Task objective: Once you find the line with "kewharrum → kewharrumen" in the entries below, return exactly every line from it through the line with "Form the future".

--- START ---

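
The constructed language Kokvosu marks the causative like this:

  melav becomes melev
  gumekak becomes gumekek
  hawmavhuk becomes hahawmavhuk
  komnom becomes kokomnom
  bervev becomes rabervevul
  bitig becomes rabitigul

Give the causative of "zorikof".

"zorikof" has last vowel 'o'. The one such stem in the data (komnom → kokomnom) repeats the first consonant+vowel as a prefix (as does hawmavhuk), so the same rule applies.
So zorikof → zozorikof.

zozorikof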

--- END ---
--- START ---

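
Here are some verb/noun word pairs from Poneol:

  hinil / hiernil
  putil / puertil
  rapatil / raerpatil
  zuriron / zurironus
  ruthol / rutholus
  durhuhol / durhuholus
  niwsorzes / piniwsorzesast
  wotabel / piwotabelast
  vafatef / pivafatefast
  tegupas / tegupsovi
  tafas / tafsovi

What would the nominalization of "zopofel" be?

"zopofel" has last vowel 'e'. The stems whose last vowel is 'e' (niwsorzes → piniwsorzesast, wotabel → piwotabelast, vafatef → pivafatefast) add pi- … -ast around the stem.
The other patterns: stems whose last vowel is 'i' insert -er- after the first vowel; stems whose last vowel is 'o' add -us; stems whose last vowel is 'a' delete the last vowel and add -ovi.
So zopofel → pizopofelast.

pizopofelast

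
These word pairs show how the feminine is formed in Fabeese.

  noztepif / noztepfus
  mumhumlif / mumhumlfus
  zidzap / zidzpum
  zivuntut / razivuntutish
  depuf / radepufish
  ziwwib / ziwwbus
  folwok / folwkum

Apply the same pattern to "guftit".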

--- END ---
--- START ---

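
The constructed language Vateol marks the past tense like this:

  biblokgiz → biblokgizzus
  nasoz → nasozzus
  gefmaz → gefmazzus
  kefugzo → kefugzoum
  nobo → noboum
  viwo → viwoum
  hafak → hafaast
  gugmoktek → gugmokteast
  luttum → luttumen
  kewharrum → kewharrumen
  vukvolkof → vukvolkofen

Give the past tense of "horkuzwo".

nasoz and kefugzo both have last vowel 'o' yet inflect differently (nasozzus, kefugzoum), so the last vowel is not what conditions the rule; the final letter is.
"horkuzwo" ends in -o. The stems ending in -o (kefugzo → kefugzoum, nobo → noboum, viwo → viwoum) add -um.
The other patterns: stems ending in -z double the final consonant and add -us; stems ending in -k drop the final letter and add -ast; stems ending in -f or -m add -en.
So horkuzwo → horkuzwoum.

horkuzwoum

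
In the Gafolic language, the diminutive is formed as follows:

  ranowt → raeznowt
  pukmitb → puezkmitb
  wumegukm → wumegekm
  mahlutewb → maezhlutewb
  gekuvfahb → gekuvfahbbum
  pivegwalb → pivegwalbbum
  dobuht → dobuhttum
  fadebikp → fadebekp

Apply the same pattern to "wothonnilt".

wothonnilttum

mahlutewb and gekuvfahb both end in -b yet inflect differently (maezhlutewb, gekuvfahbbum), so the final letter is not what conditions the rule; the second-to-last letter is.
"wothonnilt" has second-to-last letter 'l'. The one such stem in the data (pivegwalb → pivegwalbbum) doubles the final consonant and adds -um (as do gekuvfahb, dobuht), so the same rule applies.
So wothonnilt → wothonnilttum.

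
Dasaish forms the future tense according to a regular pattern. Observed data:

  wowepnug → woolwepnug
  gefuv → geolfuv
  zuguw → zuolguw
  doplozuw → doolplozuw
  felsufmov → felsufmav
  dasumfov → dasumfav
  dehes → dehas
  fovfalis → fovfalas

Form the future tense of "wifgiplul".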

--- END ---

Solved exercise:
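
  kewharrum → kewharrumen
  vukvolkof → vukvolkofen

Give the past tense of "horkuzwo".

nasoz and kefugzo both have last vowel 'o' yet inflect differently (nasozzus, kefugzoum), so the last vowel is not what conditions the rule; the final letter is.
"horkuzwo" ends in -o. The stems ending in -o (kefugzo → kefugzoum, nobo → noboum, viwo → viwoum) add -um.
The other patterns: stems ending in -z double the final consonant and add -us; stems ending in -k drop the final letter and add -ast; stems ending in -f or -m add -en.
So horkuzwo → horkuzwoum.

horkuzwoum

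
In the Gafolic language, the diminutive is formed as follows:

  ranowt → raeznowt
  pukmitb → puezkmitb
  wumegukm → wumegekm
  mahlutewb → maezhlutewb
  gekuvfahb → gekuvfahbbum
  pivegwalb → pivegwalbbum
  dobuht → dobuhttum
  fadebikp → fadebekp

Apply the same pattern to "wothonnilt".

wothonnilttum

mahlutewb and gekuvfahb both end in -b yet inflect differently (maezhlutewb, gekuvfahbbum), so the final letter is not what conditions the rule; the second-to-last letter is.
"wothonnilt" has second-to-last letter 'l'. The one such stem in the data (pivegwalb → pivegwalbbum) doubles the final consonant and adds -um (as do gekuvfahb, dobuht), so the same rule applies.
So wothonnilt → wothonnilttum.

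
Dasaish forms the future tense according to a regular pattern. Observed data:

  wowepnug → woolwepnug
  gefuv → geolfuv
  zuguw → zuolguw
  doplozuw → doolplozuw
  felsufmov → felsufmav
  dasumfov → dasumfav
  dehes → dehas
  fovfalis → fovfalas

Form the future tense of "wifgiplul".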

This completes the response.